» Records provided:

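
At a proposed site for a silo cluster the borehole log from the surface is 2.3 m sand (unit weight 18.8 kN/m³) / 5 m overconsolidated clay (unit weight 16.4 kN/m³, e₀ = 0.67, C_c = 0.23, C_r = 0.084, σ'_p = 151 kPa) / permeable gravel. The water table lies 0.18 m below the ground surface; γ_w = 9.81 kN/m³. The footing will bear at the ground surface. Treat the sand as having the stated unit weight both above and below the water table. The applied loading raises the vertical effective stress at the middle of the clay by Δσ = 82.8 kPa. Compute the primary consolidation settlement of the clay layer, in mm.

S_c ≈ 125 mm

Mid-depth of clay below the ground surface: z = 2.3 + 5/2 = 4.8 m.
Total vertical stress at mid-clay: σ_v = 18.8×2.3 + 16.4×2.5 = 84.24 kPa.
Pore pressure: u = 9.81×(4.8 − 0.18) = 45.322 kPa.
Initial effective stress: σ'_0 = σ_v − u = 84.24 − 45.322 = 38.918 kPa.
Final effective stress: σ'_f = 38.918 + 82.8 = 121.72 kPa.
σ'_f = 121.72 ≤ σ'_p = 151 kPa, so the clay remains overconsolidated and only the recompression index applies:
S_c = C_r·H/(1+e₀)·log₁₀(σ'_f/σ'_0) = 0.084×5/1.67×log₁₀(121.72/38.918)
    = 0.2515 × 0.49521 = 0.1245 m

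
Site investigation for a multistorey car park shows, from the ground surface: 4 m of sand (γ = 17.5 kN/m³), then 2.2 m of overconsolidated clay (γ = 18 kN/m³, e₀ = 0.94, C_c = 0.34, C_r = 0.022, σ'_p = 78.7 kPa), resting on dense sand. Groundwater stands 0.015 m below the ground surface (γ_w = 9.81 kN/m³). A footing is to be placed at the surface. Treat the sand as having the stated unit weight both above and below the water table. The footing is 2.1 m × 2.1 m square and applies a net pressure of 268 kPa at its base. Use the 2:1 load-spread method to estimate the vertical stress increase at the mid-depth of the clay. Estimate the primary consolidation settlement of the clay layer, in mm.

Mid-depth of clay below the ground surface: z = 4 + 2.2/2 = 5.1 m.
Total vertical stress at mid-clay: σ_v = 17.5×4 + 18×1.1 = 89.8 kPa.
Pore pressure: u = 9.81×(5.1 − 0.015) = 49.884 kPa.
Initial effective stress: σ'_0 = σ_v − u = 89.8 − 49.884 = 39.916 kPa.
Stress increase at mid-clay by the 2:1 spreading method:
Δσ = qBL/((B+z)(L+z)) = 268×2.1×2.1/((2.1+5.1)(2.1+5.1)) = 22.799 kPa
Final effective stress: σ'_f = 39.916 + 22.799 = 62.715 kPa.
σ'_f = 62.715 ≤ σ'_p = 78.7 kPa, so the clay remains overconsolidated and only the recompression index applies:
S_c = C_r·H/(1+e₀)·log₁₀(σ'_f/σ'_0) = 0.022×2.2/1.94×log₁₀(62.715/39.916)
    = 0.024948 × 0.19622 = 0.004895 m

S_c ≈ 4.9 mm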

» Assigned task: Restate each entry word for word.

» Result below:
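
At a proposed site for a silo cluster the borehole log from the surface is 2.3 m sand (unit weight 18.8 kN/m³) / 5 m overconsolidated clay (unit weight 16.4 kN/m³, e₀ = 0.67, C_c = 0.23, C_r = 0.084, σ'_p = 151 kPa) / permeable gravel. The water table lies 0.18 m below the ground surface; γ_w = 9.81 kN/m³. The footing will bear at the ground surface. Treat the sand as having the stated unit weight both above and below the water table. The applied loading raises the vertical effective stress at the middle of the clay by Δσ = 82.8 kPa. Compute the primary consolidation settlement of the clay layer, in mm.

S_c ≈ 125 mm

Mid-depth of clay below the ground surface: z = 2.3 + 5/2 = 4.8 m.
Total vertical stress at mid-clay: σ_v = 18.8×2.3 + 16.4×2.5 = 84.24 kPa.
Pore pressure: u = 9.81×(4.8 − 0.18) = 45.322 kPa.
Initial effective stress: σ'_0 = σ_v − u = 84.24 − 45.322 = 38.918 kPa.
Final effective stress: σ'_f = 38.918 + 82.8 = 121.72 kPa.
σ'_f = 121.72 ≤ σ'_p = 151 kPa, so the clay remains overconsolidated and only the recompression index applies:
S_c = C_r·H/(1+e₀)·log₁₀(σ'_f/σ'_0) = 0.084×5/1.67×log₁₀(121.72/38.918)
    = 0.2515 × 0.49521 = 0.1245 m

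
Site investigation for a multistorey car park shows, from the ground surface: 4 m of sand (γ = 17.5 kN/m³), then 2.2 m of overconsolidated clay (γ = 18 kN/m³, e₀ = 0.94, C_c = 0.34, C_r = 0.022, σ'_p = 78.7 kPa), resting on dense sand. Groundwater stands 0.015 m below the ground surface (γ_w = 9.81 kN/m³). A footing is to be placed at the surface. Treat the sand as having the stated unit weight both above and below the water table. The footing is 2.1 m × 2.1 m square and applies a net pressure of 268 kPa at its base. Use the 2:1 load-spread method to estimate the vertical stress increase at the mid-depth of the clay. Estimate the primary consolidation settlement of the clay layer, in mm.

Mid-depth of clay below the ground surface: z = 4 + 2.2/2 = 5.1 m.
Total vertical stress at mid-clay: σ_v = 17.5×4 + 18×1.1 = 89.8 kPa.
Pore pressure: u = 9.81×(5.1 − 0.015) = 49.884 kPa.
Initial effective stress: σ'_0 = σ_v − u = 89.8 − 49.884 = 39.916 kPa.
Stress increase at mid-clay by the 2:1 spreading method:
Δσ = qBL/((B+z)(L+z)) = 268×2.1×2.1/((2.1+5.1)(2.1+5.1)) = 22.799 kPa
Final effective stress: σ'_f = 39.916 + 22.799 = 62.715 kPa.
σ'_f = 62.715 ≤ σ'_p = 78.7 kPa, so the clay remains overconsolidated and only the recompression index applies:
S_c = C_r·H/(1+e₀)·log₁₀(σ'_f/σ'_0) = 0.022×2.2/1.94×log₁₀(62.715/39.916)
    = 0.024948 × 0.19622 = 0.004895 m

S_c ≈ 4.9 mm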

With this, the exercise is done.